> _Your goal_
Without skipping anything, print all of the data exactly.

-- Source material follows --

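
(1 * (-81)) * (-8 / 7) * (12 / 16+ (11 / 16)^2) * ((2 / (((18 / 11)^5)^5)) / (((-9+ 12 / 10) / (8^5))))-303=-12181220418401293366913073523999 / 39642433235601535781906300928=-307.28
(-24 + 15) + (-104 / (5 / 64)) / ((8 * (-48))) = -5.53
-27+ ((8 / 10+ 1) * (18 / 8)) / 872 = -470799 / 17440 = -27.00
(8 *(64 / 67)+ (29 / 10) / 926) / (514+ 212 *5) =4743063 / 976541080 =0.00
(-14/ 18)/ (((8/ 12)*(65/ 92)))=-322/ 195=-1.65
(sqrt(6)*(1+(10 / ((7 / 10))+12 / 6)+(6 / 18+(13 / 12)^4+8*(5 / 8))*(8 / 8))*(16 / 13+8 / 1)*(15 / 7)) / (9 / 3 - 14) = -87078175*sqrt(6) / 2018016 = -105.70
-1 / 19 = -0.05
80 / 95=16 / 19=0.84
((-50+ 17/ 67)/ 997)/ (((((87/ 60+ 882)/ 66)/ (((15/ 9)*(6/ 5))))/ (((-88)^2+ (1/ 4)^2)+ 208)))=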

-- Source material concluded --

> _Expected answer_
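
(1 * (-81)) * (-8 / 7) * (12 / 16+ (11 / 16)^2) * ((2 / (((18 / 11)^5)^5)) / (((-9+ 12 / 10) / (8^5))))-303=-12181220418401293366913073523999 / 39642433235601535781906300928=-307.28
(-24 + 15) + (-104 / (5 / 64)) / ((8 * (-48))) = -5.53
-27+ ((8 / 10+ 1) * (18 / 8)) / 872 = -470799 / 17440 = -27.00
(8 *(64 / 67)+ (29 / 10) / 926) / (514+ 212 *5) =4743063 / 976541080 =0.00
(-14/ 18)/ (((8/ 12)*(65/ 92)))=-322/ 195=-1.65
(sqrt(6)*(1+(10 / ((7 / 10))+12 / 6)+(6 / 18+(13 / 12)^4+8*(5 / 8))*(8 / 8))*(16 / 13+8 / 1)*(15 / 7)) / (9 / 3 - 14) = -87078175*sqrt(6) / 2018016 = -105.70
-1 / 19 = -0.05
80 / 95=16 / 19=0.84
((-50+ 17/ 67)/ 997)/ (((((87/ 60+ 882)/ 66)/ (((15/ 9)*(6/ 5))))/ (((-88)^2+ (1/ 4)^2)+ 208)))=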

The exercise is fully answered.